## DATASET EXTRACT

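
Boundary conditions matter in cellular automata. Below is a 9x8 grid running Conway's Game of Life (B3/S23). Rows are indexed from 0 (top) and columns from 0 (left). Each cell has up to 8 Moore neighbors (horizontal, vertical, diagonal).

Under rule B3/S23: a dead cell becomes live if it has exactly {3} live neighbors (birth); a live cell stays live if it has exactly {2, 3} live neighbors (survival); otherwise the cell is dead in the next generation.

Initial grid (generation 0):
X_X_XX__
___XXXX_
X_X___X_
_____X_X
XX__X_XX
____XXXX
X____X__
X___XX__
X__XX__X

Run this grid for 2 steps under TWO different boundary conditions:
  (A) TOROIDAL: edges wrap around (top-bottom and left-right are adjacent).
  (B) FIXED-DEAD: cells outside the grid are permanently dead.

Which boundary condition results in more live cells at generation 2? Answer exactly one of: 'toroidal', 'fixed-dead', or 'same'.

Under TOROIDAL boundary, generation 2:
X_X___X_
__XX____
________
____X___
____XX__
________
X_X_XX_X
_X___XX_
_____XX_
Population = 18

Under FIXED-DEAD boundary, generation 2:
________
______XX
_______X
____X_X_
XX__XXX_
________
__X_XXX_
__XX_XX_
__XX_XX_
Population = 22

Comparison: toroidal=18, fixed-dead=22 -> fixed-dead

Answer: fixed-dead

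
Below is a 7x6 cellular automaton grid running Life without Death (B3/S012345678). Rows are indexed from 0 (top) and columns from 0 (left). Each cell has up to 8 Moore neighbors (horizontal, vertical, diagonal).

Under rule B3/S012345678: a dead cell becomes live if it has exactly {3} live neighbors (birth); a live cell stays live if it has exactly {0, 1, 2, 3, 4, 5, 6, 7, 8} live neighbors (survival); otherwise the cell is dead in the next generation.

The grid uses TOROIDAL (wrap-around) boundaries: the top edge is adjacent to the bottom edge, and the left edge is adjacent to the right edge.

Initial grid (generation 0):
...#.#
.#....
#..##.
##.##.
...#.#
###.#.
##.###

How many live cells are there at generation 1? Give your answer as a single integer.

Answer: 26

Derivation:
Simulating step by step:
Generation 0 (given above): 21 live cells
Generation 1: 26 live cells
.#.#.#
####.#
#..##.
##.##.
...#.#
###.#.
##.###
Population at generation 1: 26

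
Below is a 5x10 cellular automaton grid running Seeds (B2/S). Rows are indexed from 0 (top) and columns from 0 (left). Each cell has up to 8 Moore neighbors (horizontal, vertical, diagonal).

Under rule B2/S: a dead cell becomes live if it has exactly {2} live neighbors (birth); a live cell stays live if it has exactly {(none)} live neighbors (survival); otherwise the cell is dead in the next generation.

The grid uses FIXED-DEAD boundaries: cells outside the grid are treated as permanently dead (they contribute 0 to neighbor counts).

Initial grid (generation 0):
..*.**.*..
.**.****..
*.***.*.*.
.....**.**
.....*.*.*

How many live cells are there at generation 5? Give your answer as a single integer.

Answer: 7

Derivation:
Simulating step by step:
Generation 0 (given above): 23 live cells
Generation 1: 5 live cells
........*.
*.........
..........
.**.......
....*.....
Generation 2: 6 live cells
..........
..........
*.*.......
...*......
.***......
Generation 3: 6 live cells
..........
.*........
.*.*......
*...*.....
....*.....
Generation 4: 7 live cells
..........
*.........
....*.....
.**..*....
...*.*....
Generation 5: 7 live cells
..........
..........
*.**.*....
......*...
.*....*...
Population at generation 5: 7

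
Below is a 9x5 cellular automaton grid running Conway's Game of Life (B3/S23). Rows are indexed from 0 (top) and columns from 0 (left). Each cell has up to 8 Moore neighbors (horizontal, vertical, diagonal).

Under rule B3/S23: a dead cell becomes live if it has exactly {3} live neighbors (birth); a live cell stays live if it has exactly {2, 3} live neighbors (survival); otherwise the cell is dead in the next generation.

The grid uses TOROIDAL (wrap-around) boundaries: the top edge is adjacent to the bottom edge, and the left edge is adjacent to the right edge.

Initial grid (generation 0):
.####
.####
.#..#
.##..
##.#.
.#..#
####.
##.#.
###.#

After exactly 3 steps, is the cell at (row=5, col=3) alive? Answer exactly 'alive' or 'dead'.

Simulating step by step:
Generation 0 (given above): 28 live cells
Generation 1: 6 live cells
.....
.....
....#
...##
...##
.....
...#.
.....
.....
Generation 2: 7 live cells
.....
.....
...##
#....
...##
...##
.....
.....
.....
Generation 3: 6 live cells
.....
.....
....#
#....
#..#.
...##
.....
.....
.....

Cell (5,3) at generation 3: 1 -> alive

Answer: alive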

...

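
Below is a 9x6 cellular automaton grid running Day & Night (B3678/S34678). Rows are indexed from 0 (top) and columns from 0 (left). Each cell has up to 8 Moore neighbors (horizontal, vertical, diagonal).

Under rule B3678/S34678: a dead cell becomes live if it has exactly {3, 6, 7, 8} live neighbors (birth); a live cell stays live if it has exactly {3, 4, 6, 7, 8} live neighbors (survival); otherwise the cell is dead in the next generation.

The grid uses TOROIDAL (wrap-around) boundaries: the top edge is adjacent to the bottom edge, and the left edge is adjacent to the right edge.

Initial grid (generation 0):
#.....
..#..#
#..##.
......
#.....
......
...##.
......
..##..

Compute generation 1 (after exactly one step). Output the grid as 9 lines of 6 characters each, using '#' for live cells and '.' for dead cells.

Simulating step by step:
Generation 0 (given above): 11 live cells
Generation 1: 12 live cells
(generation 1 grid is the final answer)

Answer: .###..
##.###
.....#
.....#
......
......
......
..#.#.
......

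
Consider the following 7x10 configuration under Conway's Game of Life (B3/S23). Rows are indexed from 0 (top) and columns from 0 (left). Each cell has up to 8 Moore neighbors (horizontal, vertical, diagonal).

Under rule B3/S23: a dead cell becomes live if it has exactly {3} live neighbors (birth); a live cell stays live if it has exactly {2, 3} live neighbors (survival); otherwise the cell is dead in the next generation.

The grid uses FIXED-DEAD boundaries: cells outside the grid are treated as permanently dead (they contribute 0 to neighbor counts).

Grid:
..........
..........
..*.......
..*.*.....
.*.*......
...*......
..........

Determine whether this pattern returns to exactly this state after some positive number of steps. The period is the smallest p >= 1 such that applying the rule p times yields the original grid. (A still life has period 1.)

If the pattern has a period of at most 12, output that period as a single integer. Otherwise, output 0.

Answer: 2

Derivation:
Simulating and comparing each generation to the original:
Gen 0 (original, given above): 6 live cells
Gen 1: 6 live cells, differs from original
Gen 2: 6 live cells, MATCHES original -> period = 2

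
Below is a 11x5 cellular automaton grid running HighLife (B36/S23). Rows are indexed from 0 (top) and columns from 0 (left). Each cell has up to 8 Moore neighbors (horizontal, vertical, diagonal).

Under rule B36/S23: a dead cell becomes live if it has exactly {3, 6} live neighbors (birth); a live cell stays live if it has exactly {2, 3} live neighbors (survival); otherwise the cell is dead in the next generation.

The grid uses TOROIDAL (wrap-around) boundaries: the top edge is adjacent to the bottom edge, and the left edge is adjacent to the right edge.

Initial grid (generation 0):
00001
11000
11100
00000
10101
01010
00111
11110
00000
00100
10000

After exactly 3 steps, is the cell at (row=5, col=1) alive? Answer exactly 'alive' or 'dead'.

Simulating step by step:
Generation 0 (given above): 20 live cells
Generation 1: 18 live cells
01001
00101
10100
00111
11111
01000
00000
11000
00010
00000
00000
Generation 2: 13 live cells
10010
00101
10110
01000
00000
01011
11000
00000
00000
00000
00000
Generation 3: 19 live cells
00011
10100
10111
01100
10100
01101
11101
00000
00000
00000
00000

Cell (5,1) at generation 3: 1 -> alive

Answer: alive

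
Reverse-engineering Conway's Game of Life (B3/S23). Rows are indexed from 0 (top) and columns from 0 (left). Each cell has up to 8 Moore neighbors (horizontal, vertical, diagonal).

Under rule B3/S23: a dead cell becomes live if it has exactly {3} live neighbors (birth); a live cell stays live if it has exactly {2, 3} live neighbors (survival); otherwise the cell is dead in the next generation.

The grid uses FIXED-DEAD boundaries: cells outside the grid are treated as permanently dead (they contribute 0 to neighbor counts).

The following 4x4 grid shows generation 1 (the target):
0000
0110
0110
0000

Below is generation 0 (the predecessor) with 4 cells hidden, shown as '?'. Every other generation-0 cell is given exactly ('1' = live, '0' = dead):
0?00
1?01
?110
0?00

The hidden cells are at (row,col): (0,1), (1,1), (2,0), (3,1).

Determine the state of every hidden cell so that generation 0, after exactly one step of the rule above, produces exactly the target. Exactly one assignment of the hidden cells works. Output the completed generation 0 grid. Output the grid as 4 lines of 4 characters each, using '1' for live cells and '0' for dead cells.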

## REQUIREMENT
Which lines in the records above contain the word "following"? Copy each one.

## ANSWER SPACE
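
Consider the following 7x10 configuration under Conway's Game of Life (B3/S23). Rows are indexed from 0 (top) and columns from 0 (left). Each cell has up to 8 Moore neighbors (horizontal, vertical, diagonal).
The following 4x4 grid shows generation 1 (the target):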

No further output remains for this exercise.